REQUIREMENT - Could you extract every entry below and reproduce it exactly?

THE DATA -
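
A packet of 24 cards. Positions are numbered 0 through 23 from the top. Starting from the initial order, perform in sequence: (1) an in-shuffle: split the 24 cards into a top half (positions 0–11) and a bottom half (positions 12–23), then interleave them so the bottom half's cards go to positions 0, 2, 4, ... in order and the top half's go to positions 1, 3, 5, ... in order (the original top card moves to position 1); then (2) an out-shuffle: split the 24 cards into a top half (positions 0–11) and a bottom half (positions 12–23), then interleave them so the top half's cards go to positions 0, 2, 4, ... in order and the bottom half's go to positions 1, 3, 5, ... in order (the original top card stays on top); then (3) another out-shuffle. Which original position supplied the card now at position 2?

18

Undo the operations in reverse order, starting from position 2:
  undo op 3 (out-shuffle, from top half): 2 ← 1
  undo op 2 (out-shuffle, from bottom half): 1 ← 12
  undo op 1 (in-shuffle, from bottom half): 12 ← 18
So the card at position 2 came from original position 18.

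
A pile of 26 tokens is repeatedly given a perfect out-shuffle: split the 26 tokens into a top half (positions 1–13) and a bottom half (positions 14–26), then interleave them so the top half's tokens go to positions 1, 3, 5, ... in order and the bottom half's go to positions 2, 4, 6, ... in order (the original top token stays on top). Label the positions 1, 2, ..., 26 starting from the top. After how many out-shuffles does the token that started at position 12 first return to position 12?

Follow position 12 under repeated out-shuffles:
12 → 23 → 20 → 14 → 2 → 3 → 5 → 9 → 17 → 8 → 15 → 4 → 7 → 13 → 25 → 24 → 22 → 18 → 10 → 19 → 12
It first returns after 20 out-shuffles.

20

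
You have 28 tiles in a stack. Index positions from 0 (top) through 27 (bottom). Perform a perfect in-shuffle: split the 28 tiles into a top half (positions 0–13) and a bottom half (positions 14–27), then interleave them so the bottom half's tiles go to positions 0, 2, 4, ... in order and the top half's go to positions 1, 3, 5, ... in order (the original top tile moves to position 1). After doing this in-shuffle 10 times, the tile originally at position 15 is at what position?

Track the tile's position through each in-shuffle:
15 → 2 → 5 → 11 → 23 → 18 → 8 → 17 → 6 → 13 → 27

27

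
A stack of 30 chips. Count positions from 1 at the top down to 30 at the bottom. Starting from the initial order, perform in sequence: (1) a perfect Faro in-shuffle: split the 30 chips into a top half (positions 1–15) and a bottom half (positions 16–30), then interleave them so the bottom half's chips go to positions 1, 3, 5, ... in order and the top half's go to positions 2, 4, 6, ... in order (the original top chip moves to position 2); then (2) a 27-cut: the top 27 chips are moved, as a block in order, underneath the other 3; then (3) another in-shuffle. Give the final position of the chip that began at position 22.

1

Track the chip from position 22 forward through each operation:
  after op 1 (in-shuffle): 22 → 13
  after op 2 (cut 27): 13 → 16
  after op 3 (in-shuffle): 16 → 1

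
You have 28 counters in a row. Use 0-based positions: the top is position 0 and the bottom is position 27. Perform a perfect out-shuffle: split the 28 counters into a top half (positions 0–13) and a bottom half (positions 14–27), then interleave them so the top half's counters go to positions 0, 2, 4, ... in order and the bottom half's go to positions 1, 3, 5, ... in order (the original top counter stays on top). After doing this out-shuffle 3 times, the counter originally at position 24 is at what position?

Track the counter's position through each out-shuffle:
24 → 21 → 15 → 3

3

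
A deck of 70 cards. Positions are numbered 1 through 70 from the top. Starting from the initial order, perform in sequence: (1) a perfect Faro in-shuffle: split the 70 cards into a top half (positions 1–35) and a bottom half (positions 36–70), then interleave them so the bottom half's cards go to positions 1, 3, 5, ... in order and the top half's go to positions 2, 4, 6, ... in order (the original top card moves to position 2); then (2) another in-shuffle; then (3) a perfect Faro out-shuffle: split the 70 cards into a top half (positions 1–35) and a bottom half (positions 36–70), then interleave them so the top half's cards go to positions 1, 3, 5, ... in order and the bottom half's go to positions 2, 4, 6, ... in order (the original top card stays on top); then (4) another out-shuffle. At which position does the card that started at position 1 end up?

13

Track the card from position 1 forward through each operation:
  after op 1 (in-shuffle): 1 → 2
  after op 2 (in-shuffle): 2 → 4
  after op 3 (out-shuffle): 4 → 7
  after op 4 (out-shuffle): 7 → 13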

WRITTEN SOLUTION -
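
A packet of 24 cards. Positions are numbered 0 through 23 from the top. Starting from the initial order, perform in sequence: (1) an in-shuffle: split the 24 cards into a top half (positions 0–11) and a bottom half (positions 12–23), then interleave them so the bottom half's cards go to positions 0, 2, 4, ... in order and the top half's go to positions 1, 3, 5, ... in order (the original top card moves to position 1); then (2) an out-shuffle: split the 24 cards into a top half (positions 0–11) and a bottom half (positions 12–23), then interleave them so the top half's cards go to positions 0, 2, 4, ... in order and the bottom half's go to positions 1, 3, 5, ... in order (the original top card stays on top); then (3) another out-shuffle. Which original position supplied the card now at position 2?

18

Undo the operations in reverse order, starting from position 2:
  undo op 3 (out-shuffle, from top half): 2 ← 1
  undo op 2 (out-shuffle, from bottom half): 1 ← 12
  undo op 1 (in-shuffle, from bottom half): 12 ← 18
So the card at position 2 came from original position 18.

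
A pile of 26 tokens is repeatedly given a perfect out-shuffle: split the 26 tokens into a top half (positions 1–13) and a bottom half (positions 14–26), then interleave them so the top half's tokens go to positions 1, 3, 5, ... in order and the bottom half's go to positions 2, 4, 6, ... in order (the original top token stays on top). Label the positions 1, 2, ..., 26 starting from the top. After how many out-shuffles does the token that started at position 12 first return to position 12?

Follow position 12 under repeated out-shuffles:
12 → 23 → 20 → 14 → 2 → 3 → 5 → 9 → 17 → 8 → 15 → 4 → 7 → 13 → 25 → 24 → 22 → 18 → 10 → 19 → 12
It first returns after 20 out-shuffles.

20

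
You have 28 tiles in a stack. Index positions from 0 (top) through 27 (bottom). Perform a perfect in-shuffle: split the 28 tiles into a top half (positions 0–13) and a bottom half (positions 14–27), then interleave them so the bottom half's tiles go to positions 0, 2, 4, ... in order and the top half's go to positions 1, 3, 5, ... in order (the original top tile moves to position 1). After doing this in-shuffle 10 times, the tile originally at position 15 is at what position?

Track the tile's position through each in-shuffle:
15 → 2 → 5 → 11 → 23 → 18 → 8 → 17 → 6 → 13 → 27

27

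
A stack of 30 chips. Count positions from 1 at the top down to 30 at the bottom. Starting from the initial order, perform in sequence: (1) a perfect Faro in-shuffle: split the 30 chips into a top half (positions 1–15) and a bottom half (positions 16–30), then interleave them so the bottom half's chips go to positions 1, 3, 5, ... in order and the top half's go to positions 2, 4, 6, ... in order (the original top chip moves to position 2); then (2) a 27-cut: the top 27 chips are moved, as a block in order, underneath the other 3; then (3) another in-shuffle. Give the final position of the chip that began at position 22.

1

Track the chip from position 22 forward through each operation:
  after op 1 (in-shuffle): 22 → 13
  after op 2 (cut 27): 13 → 16
  after op 3 (in-shuffle): 16 → 1

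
You have 28 counters in a row. Use 0-based positions: the top is position 0 and the bottom is position 27. Perform a perfect out-shuffle: split the 28 counters into a top half (positions 0–13) and a bottom half (positions 14–27), then interleave them so the top half's counters go to positions 0, 2, 4, ... in order and the bottom half's go to positions 1, 3, 5, ... in order (the original top counter stays on top). After doing this out-shuffle 3 times, the counter originally at position 24 is at what position?

Track the counter's position through each out-shuffle:
24 → 21 → 15 → 3

3

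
A deck of 70 cards. Positions are numbered 1 through 70 from the top. Starting from the initial order, perform in sequence: (1) a perfect Faro in-shuffle: split the 70 cards into a top half (positions 1–35) and a bottom half (positions 36–70), then interleave them so the bottom half's cards go to positions 1, 3, 5, ... in order and the top half's go to positions 2, 4, 6, ... in order (the original top card moves to position 2); then (2) another in-shuffle; then (3) a perfect Faro out-shuffle: split the 70 cards into a top half (positions 1–35) and a bottom half (positions 36–70), then interleave them so the top half's cards go to positions 1, 3, 5, ... in order and the bottom half's go to positions 2, 4, 6, ... in order (the original top card stays on top); then (4) another out-shuffle. At which position does the card that started at position 1 end up?

13

Track the card from position 1 forward through each operation:
  after op 1 (in-shuffle): 1 → 2
  after op 2 (in-shuffle): 2 → 4
  after op 3 (out-shuffle): 4 → 7
  after op 4 (out-shuffle): 7 → 13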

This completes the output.